Material provided

◇ ◇ ◇ ◇

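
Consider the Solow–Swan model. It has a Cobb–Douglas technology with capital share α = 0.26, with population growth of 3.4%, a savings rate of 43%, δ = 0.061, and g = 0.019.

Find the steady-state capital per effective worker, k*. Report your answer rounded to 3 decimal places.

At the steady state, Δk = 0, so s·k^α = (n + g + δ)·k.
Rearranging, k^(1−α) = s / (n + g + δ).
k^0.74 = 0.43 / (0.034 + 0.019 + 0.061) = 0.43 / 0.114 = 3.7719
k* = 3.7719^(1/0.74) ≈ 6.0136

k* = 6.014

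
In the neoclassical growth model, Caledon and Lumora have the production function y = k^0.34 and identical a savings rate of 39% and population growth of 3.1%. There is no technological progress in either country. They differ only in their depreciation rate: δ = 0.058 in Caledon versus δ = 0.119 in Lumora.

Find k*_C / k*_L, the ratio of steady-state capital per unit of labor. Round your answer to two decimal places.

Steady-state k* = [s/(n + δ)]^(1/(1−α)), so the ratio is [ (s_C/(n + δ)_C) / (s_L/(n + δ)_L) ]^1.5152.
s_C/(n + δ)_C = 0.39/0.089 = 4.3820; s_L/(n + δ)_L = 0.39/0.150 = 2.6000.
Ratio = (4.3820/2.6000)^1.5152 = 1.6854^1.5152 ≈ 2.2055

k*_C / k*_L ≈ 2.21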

◇ ◇ ◇ ◇

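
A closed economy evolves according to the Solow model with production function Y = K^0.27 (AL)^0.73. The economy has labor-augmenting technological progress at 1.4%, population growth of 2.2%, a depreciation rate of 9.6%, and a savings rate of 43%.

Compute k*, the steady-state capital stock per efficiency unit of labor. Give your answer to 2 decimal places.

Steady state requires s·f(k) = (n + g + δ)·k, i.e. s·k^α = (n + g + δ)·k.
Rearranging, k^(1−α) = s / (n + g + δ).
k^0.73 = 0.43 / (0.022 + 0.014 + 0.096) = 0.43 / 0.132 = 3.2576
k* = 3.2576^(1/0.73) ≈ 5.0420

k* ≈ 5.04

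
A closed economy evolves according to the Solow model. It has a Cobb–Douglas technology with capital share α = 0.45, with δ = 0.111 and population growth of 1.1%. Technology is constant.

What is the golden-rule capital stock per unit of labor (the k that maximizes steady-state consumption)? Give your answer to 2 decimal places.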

◇ ◇ ◇ ◇

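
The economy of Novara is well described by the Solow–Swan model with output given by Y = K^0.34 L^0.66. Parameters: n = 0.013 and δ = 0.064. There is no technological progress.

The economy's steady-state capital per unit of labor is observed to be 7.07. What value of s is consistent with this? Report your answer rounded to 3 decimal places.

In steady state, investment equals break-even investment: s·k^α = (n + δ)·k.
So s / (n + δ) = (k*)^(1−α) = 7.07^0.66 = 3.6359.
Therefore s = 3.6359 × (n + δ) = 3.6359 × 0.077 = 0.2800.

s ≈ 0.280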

◇ ◇ ◇ ◇

What is expected
The reply should hold only the lines of the listing above starting at the line containing "A closed economy evolves according to the Solow model." and ending at the line containing "What is the", exactly as written.

Written response
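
A closed economy evolves according to the Solow model. It has a Cobb–Douglas technology with capital share α = 0.45, with δ = 0.111 and population growth of 1.1%. Technology is constant.

What is the golden-rule capital stock per unit of labor (the k that maximizes steady-state consumption)? Give your answer to 2 decimal places.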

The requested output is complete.